EXERCISE DIRECTIONS - Type out the entries again, matching each one exactly.

THE INPUT -
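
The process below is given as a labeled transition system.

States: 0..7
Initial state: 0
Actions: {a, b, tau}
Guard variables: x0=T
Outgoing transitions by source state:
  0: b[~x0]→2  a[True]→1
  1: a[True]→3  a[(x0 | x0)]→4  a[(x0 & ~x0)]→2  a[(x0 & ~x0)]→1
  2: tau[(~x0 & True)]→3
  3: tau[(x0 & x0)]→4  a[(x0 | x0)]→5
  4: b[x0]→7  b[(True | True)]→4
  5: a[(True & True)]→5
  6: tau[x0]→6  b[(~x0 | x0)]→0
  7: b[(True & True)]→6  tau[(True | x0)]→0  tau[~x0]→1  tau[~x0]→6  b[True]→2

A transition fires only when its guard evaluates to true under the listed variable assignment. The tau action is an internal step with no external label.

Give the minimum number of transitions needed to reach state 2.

BFS to 2:
  L0 = {0}
  L1 = {1}
  L2 = {3,4}
  L3 = {5,7}
  L4 = {2,6}
first hit 2 at d=4 via a·a·b·b

Answer: 4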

RESULT FOR THIS TASK -
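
The process below is given as a labeled transition system.

States: 0..7
Initial state: 0
Actions: {a, b, tau}
Guard variables: x0=T
Outgoing transitions by source state:
  0: b[~x0]→2  a[True]→1
  1: a[True]→3  a[(x0 | x0)]→4  a[(x0 & ~x0)]→2  a[(x0 & ~x0)]→1
  2: tau[(~x0 & True)]→3
  3: tau[(x0 & x0)]→4  a[(x0 | x0)]→5
  4: b[x0]→7  b[(True | True)]→4
  5: a[(True & True)]→5
  6: tau[x0]→6  b[(~x0 | x0)]→0
  7: b[(True & True)]→6  tau[(True | x0)]→0  tau[~x0]→1  tau[~x0]→6  b[True]→2

A transition fires only when its guard evaluates to true under the listed variable assignment. The tau action is an internal step with no external label.

Give the minimum number of transitions needed to reach state 2.

BFS to 2:
  L0 = {0}
  L1 = {1}
  L2 = {3,4}
  L3 = {5,7}
  L4 = {2,6}
first hit 2 at d=4 via a·a·b·b

Answer: 4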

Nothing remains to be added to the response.